(RECORDS SHOWN begins)

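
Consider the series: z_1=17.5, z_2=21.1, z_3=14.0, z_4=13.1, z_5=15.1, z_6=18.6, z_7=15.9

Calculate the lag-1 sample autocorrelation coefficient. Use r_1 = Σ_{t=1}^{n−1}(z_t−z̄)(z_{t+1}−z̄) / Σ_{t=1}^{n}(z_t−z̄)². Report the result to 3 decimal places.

0.046

Mean z̄ = (17.5 + 21.1 + 14.0 + 13.1 + 15.1 + 18.6 + 15.9)/7 = 16.4714
Deviations from mean: 1.0286, 4.6286, -2.4714, -3.3714, -1.3714, 2.1286, -0.5714
Numerator Σ_{t=1}^{6}(z_t−z̄)(z_{t+1}−z̄) = 2.1420
Denominator Σ(z_t−z̄)² = 46.6943
r_1 = 2.1420 / 46.6943 = 0.046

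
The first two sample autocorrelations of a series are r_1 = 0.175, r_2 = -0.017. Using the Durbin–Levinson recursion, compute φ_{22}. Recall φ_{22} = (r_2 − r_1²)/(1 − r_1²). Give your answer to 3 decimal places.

φ_{22} = (r_2 − r_1²) / (1 − r_1²)
r_1² = (0.175)² = 0.030625
Numerator = -0.017 − 0.0306 = -0.0476; denominator = 1 − 0.0306 = 0.9694
φ_{22} = -0.0476 / 0.9694 = -0.049

-0.049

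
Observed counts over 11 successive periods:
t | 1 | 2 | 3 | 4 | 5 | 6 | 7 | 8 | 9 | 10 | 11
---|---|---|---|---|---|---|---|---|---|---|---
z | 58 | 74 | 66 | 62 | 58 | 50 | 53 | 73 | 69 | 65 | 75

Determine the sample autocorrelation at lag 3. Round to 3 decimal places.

-0.127

Mean z̄ = (58 + 74 + 66 + 62 + 58 + 50 + 53 + 73 + 69 + 65 + 75)/11 = 63.9091
Numerator Σ_{t=1}^{8}(z_t−z̄)(z_{t+3}−z̄) = -92.2066
Denominator Σ(z_t−z̄)² = 724.9091
r_3 = -92.2066 / 724.9091 = -0.127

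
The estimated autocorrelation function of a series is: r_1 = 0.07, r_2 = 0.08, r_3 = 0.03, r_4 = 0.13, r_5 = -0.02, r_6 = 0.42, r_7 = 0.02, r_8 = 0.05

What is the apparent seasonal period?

6

The largest autocorrelation is r_6 = 0.42; the remaining lags stay at or below 0.13.
The dominant spike at lag 6 indicates a seasonal period of 6.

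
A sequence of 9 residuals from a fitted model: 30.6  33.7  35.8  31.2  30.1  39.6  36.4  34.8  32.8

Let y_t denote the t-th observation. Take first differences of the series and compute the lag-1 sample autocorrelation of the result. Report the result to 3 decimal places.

First differences Δy: 3.1, 2.1, -4.6, -1.1, 9.5, -3.2, -1.6, -2.0
Mean of differences = 0.2750
Numerator Σ(Δy_t−Δȳ)(Δy_{t+1}−Δȳ) = -30.9981
Denominator Σ(Δy_t−Δȳ)² = 142.8350
r_1(Δy) = -30.9981 / 142.8350 = -0.217

-0.217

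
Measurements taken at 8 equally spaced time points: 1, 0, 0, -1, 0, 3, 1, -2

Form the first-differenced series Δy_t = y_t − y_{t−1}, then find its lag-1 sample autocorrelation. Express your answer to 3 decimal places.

0.095

First differences Δy: -1, 0, -1, 1, 3, -2, -3
Mean of differences = -0.4286
Numerator Σ(Δy_t−Δȳ)(Δy_{t+1}−Δȳ) = 2.2449
Denominator Σ(Δy_t−Δȳ)² = 23.7143
r_1(Δy) = 2.2449 / 23.7143 = 0.095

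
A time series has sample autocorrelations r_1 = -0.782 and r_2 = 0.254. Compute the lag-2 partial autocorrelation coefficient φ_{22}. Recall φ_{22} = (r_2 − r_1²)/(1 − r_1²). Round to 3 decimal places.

-0.920

φ_{22} = (r_2 − r_1²) / (1 − r_1²)
r_1² = (-0.782)² = 0.611524
Numerator = 0.254 − 0.6115 = -0.3575; denominator = 1 − 0.6115 = 0.3885
φ_{22} = -0.3575 / 0.3885 = -0.920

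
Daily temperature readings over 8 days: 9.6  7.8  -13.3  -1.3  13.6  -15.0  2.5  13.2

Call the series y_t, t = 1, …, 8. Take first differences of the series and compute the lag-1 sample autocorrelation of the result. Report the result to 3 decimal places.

First differences Δy: -1.8, -21.1, 12.0, 14.9, -28.6, 17.5, 10.7
Mean of differences = 0.5143
Numerator Σ(Δy_t−Δȳ)(Δy_{t+1}−Δȳ) = -773.3488
Denominator Σ(Δy_t−Δȳ)² = 2051.3086
r_1(Δy) = -773.3488 / 2051.3086 = -0.377

-0.377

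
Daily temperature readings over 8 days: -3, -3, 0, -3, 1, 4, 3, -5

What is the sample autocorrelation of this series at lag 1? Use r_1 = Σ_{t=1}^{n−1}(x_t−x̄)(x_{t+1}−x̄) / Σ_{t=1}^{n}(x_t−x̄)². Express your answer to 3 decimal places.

0.108

Mean x̄ = (-3 − 3 + 0 − 3 + 1 + 4 + 3 − 5)/8 = -0.7500
Deviations from mean: -2.2500, -2.2500, 0.7500, -2.2500, 1.7500, 4.7500, 3.7500, -4.2500
Σ(x_t−x̄)(x_{t+1}−x̄) = (5.0625) + (-1.6875) + (-1.6875) + (-3.9375) + (8.3125) + (17.8125) + (-15.9375) = 7.9375
Denominator Σ(x_t−x̄)² = 73.5000
r_1 = 7.9375 / 73.5000 = 0.108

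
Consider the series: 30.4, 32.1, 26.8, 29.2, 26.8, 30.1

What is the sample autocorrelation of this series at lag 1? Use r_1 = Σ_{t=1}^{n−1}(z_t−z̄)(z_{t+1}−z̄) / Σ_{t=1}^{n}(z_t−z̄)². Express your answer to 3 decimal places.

-0.252

Mean z̄ = (30.4 + 32.1 + 26.8 + 29.2 + 26.8 + 30.1)/6 = 29.2333
Deviations from mean: 1.1667, 2.8667, -2.4333, -0.0333, -2.4333, 0.8667
Σ(z_t−z̄)(z_{t+1}−z̄) = (3.3444) + (-6.9756) + (0.0811) + (0.0811) + (-2.1089) = -5.5778
Denominator Σ(z_t−z̄)² = 22.1733
r_1 = -5.5778 / 22.1733 = -0.252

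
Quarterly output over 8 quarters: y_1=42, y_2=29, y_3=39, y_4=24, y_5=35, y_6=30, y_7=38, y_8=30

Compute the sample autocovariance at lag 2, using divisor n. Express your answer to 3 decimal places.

Mean ȳ = (42 + 29 + 39 + 24 + 35 + 30 + 38 + 30)/8 = 33.3750
Σ_{t=1}^{6}(y_t−ȳ)(y_{t+2}−ȳ) = 149.2188
γ_2 = 149.2188 / 8 = 18.652

18.652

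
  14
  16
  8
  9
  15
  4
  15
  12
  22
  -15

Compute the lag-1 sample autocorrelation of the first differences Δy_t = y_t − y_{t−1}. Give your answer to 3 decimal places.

First differences Δy: 2, -8, 1, 6, -11, 11, -3, 10, -37
Mean of differences = -3.2222
Numerator Σ(Δy_t−Δȳ)(Δy_{t+1}−Δȳ) = -629.0494
Denominator Σ(Δy_t−Δȳ)² = 1731.5556
r_1(Δy) = -629.0494 / 1731.5556 = -0.363

-0.363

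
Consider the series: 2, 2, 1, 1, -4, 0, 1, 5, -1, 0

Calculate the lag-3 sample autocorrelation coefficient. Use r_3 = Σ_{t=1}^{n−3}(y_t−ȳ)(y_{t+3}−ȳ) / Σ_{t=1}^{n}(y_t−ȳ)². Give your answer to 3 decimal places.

Mean ȳ = (2 + 2 + 1 + 1 − 4 + 0 + 1 + 5 − 1 + 0)/10 = 0.7000
Numerator Σ_{t=1}^{7}(y_t−ȳ)(y_{t+3}−ȳ) = -25.0700
Denominator Σ(y_t−ȳ)² = 48.1000
r_3 = -25.0700 / 48.1000 = -0.521

-0.521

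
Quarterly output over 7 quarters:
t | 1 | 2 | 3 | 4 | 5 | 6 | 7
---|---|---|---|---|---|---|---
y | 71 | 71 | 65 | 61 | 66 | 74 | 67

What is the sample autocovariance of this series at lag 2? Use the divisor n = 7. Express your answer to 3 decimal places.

Mean ȳ = (71 + 71 + 65 + 61 + 66 + 74 + 67)/7 = 67.8571
Σ_{t=1}^{5}(y_t−ȳ)(y_{t+2}−ȳ) = -65.7551
γ_2 = -65.7551 / 7 = -9.394

-9.394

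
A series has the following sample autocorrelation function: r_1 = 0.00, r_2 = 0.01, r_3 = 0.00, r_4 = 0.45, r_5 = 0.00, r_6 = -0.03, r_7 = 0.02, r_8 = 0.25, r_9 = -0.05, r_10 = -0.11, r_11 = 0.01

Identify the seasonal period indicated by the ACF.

4

The largest autocorrelation is r_4 = 0.45, with a weaker echo at lag 8 (0.25); the remaining lags stay at or below 0.02.
The dominant spike at lag 4 indicates a seasonal period of 4.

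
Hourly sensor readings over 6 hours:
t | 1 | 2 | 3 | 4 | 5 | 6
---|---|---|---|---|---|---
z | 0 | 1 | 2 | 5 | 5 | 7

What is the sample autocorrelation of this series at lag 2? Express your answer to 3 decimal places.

Mean z̄ = (0 + 1 + 2 + 5 + 5 + 7)/6 = 3.3333
Deviations from mean: -3.3333, -2.3333, -1.3333, 1.6667, 1.6667, 3.6667
Σ(z_t−z̄)(z_{t+2}−z̄) = (4.4444) + (-3.8889) + (-2.2222) + (6.1111) = 4.4444
Denominator Σ(z_t−z̄)² = 37.3333
r_2 = 4.4444 / 37.3333 = 0.119

0.119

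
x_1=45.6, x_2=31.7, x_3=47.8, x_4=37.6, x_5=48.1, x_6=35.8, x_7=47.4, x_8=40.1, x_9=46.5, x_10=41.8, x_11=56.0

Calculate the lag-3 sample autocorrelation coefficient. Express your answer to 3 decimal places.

Mean x̄ = (45.6 + 31.7 + 47.8 + 37.6 + 48.1 + 35.8 + 47.4 + 40.1 + 46.5 + 41.8 + 56.0)/11 = 43.4909
Numerator Σ_{t=1}^{8}(x_t−x̄)(x_{t+3}−x̄) = -210.7375
Denominator Σ(x_t−x̄)² = 472.3091
r_3 = -210.7375 / 472.3091 = -0.446

-0.446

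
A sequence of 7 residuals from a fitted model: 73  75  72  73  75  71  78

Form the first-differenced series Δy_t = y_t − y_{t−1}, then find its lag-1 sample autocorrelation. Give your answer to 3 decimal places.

-0.512

First differences Δy: 2, -3, 1, 2, -4, 7
Mean of differences = 0.8333
Numerator Σ(Δy_t−Δȳ)(Δy_{t+1}−Δȳ) = -40.3611
Denominator Σ(Δy_t−Δȳ)² = 78.8333
r_1(Δy) = -40.3611 / 78.8333 = -0.512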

(RECORDS SHOWN ends)

_WORK INSTRUCTION:_ Give back exactly the lines from the one that contains "Hourly sensor readings" to the end of the data above, both of those lines included.

_RESPONSE:_
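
Hourly sensor readings over 6 hours:
t | 1 | 2 | 3 | 4 | 5 | 6
---|---|---|---|---|---|---
z | 0 | 1 | 2 | 5 | 5 | 7

What is the sample autocorrelation of this series at lag 2? Express your answer to 3 decimal places.

Mean z̄ = (0 + 1 + 2 + 5 + 5 + 7)/6 = 3.3333
Deviations from mean: -3.3333, -2.3333, -1.3333, 1.6667, 1.6667, 3.6667
Σ(z_t−z̄)(z_{t+2}−z̄) = (4.4444) + (-3.8889) + (-2.2222) + (6.1111) = 4.4444
Denominator Σ(z_t−z̄)² = 37.3333
r_2 = 4.4444 / 37.3333 = 0.119

0.119

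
x_1=45.6, x_2=31.7, x_3=47.8, x_4=37.6, x_5=48.1, x_6=35.8, x_7=47.4, x_8=40.1, x_9=46.5, x_10=41.8, x_11=56.0

Calculate the lag-3 sample autocorrelation coefficient. Express your answer to 3 decimal places.

Mean x̄ = (45.6 + 31.7 + 47.8 + 37.6 + 48.1 + 35.8 + 47.4 + 40.1 + 46.5 + 41.8 + 56.0)/11 = 43.4909
Numerator Σ_{t=1}^{8}(x_t−x̄)(x_{t+3}−x̄) = -210.7375
Denominator Σ(x_t−x̄)² = 472.3091
r_3 = -210.7375 / 472.3091 = -0.446

-0.446

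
A sequence of 7 residuals from a fitted model: 73  75  72  73  75  71  78

Form the first-differenced series Δy_t = y_t − y_{t−1}, then find its lag-1 sample autocorrelation. Give your answer to 3 decimal places.

-0.512

First differences Δy: 2, -3, 1, 2, -4, 7
Mean of differences = 0.8333
Numerator Σ(Δy_t−Δȳ)(Δy_{t+1}−Δȳ) = -40.3611
Denominator Σ(Δy_t−Δȳ)² = 78.8333
r_1(Δy) = -40.3611 / 78.8333 = -0.512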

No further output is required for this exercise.